==== Information shown ====
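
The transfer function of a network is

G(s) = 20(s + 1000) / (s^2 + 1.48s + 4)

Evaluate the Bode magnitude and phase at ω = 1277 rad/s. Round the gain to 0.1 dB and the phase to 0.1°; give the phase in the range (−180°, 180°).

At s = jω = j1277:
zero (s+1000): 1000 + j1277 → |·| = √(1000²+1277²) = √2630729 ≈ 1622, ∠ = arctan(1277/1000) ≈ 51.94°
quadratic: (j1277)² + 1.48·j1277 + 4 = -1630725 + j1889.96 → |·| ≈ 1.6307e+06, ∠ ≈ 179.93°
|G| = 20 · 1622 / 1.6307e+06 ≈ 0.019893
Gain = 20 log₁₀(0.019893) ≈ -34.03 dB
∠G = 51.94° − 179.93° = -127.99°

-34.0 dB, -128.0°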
====
Work order
From where "G(s) = 20(s + 1000) / (s^2 + 1.48s + 4)" appears to the last line of the listing above, please write out every line exactly; leave out the rest.

Written solution
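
G(s) = 20(s + 1000) / (s^2 + 1.48s + 4)

Evaluate the Bode magnitude and phase at ω = 1277 rad/s. Round the gain to 0.1 dB and the phase to 0.1°; give the phase in the range (−180°, 180°).

At s = jω = j1277:
zero (s+1000): 1000 + j1277 → |·| = √(1000²+1277²) = √2630729 ≈ 1622, ∠ = arctan(1277/1000) ≈ 51.94°
quadratic: (j1277)² + 1.48·j1277 + 4 = -1630725 + j1889.96 → |·| ≈ 1.6307e+06, ∠ ≈ 179.93°
|G| = 20 · 1622 / 1.6307e+06 ≈ 0.019893
Gain = 20 log₁₀(0.019893) ≈ -34.03 dB
∠G = 51.94° − 179.93° = -127.99°

-34.0 dB, -128.0°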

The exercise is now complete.